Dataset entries
* * * *

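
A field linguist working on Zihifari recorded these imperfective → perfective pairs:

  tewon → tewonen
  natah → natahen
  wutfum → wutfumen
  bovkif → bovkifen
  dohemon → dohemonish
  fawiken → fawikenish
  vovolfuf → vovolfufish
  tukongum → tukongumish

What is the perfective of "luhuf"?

luhufen

tewon and dohemon both end in -n yet inflect differently (tewonen, dohemonish), so the final letter is not what conditions the rule; the number of vowels is.
"luhuf" has 2 vowels. The stems with 2 vowels (tewon → tewonen, natah → natahen, wutfum → wutfumen) add -en.
So luhuf → luhufen.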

* * * *

▸ Aim of the task: Output the complete set of records word for word.

▸ Response for this exercise:
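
A field linguist working on Zihifari recorded these imperfective → perfective pairs:

  tewon → tewonen
  natah → natahen
  wutfum → wutfumen
  bovkif → bovkifen
  dohemon → dohemonish
  fawiken → fawikenish
  vovolfuf → vovolfufish
  tukongum → tukongumish

What is the perfective of "luhuf"?

luhufen

tewon and dohemon both end in -n yet inflect differently (tewonen, dohemonish), so the final letter is not what conditions the rule; the number of vowels is.
"luhuf" has 2 vowels. The stems with 2 vowels (tewon → tewonen, natah → natahen, wutfum → wutfumen) add -en.
So luhuf → luhufen.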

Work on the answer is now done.